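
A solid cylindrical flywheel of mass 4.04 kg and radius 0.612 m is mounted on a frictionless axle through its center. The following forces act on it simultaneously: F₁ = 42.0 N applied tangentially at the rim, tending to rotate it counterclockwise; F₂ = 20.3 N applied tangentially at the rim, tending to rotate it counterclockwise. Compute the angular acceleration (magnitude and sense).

I = ½MR² = (1/2)(4.04)(0.612)² = 0.7566 kg·m².
Taking counterclockwise as positive: τ₁ = +(42.0)(0.612) = +25.70 N·m; τ₂ = +(20.3)(0.612) = +12.42 N·m.
Net torque τ = 38.13 N·m.
α = τ/I = 38.13/0.7566 = 50.39 rad/s².

α ≈ 50.4 rad/s², counterclockwise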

Requirement
Return every entry verbatim.

Output of the exercise
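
A solid cylindrical flywheel of mass 4.04 kg and radius 0.612 m is mounted on a frictionless axle through its center. The following forces act on it simultaneously: F₁ = 42.0 N applied tangentially at the rim, tending to rotate it counterclockwise; F₂ = 20.3 N applied tangentially at the rim, tending to rotate it counterclockwise. Compute the angular acceleration (magnitude and sense).

I = ½MR² = (1/2)(4.04)(0.612)² = 0.7566 kg·m².
Taking counterclockwise as positive: τ₁ = +(42.0)(0.612) = +25.70 N·m; τ₂ = +(20.3)(0.612) = +12.42 N·m.
Net torque τ = 38.13 N·m.
α = τ/I = 38.13/0.7566 = 50.39 rad/s².

α ≈ 50.4 rad/s², counterclockwise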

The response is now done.